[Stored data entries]
----

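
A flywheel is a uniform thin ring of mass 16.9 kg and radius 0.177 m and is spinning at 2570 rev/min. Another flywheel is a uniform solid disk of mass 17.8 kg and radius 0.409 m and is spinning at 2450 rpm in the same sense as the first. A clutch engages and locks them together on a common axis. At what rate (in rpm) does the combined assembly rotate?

No external torque acts about the common axis, so total angular momentum is conserved.
Moments of inertia: I_A = (16.9)(0.177)² = 0.5295 kg·m²; I_B = ½(17.8)(0.409)² = 1.489 kg·m².
Taking A's sense as positive: L = (0.5295)(2570) + (1.489)(2450) = 5008 kg·m²·rpm.
Combined I = 0.5295 + 1.489 = 2.018 kg·m².
ω_f = L / I = 5008 / 2.018 = 2481 rpm.

|ω_f| ≈ 2480 rpm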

----

▸ THE PROBLEM: Write down every line of the data exactly as it appears above.

▸ SOLVED PROBLEM:
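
A flywheel is a uniform thin ring of mass 16.9 kg and radius 0.177 m and is spinning at 2570 rev/min. Another flywheel is a uniform solid disk of mass 17.8 kg and radius 0.409 m and is spinning at 2450 rpm in the same sense as the first. A clutch engages and locks them together on a common axis. At what rate (in rpm) does the combined assembly rotate?

No external torque acts about the common axis, so total angular momentum is conserved.
Moments of inertia: I_A = (16.9)(0.177)² = 0.5295 kg·m²; I_B = ½(17.8)(0.409)² = 1.489 kg·m².
Taking A's sense as positive: L = (0.5295)(2570) + (1.489)(2450) = 5008 kg·m²·rpm.
Combined I = 0.5295 + 1.489 = 2.018 kg·m².
ω_f = L / I = 5008 / 2.018 = 2481 rpm.

|ω_f| ≈ 2480 rpm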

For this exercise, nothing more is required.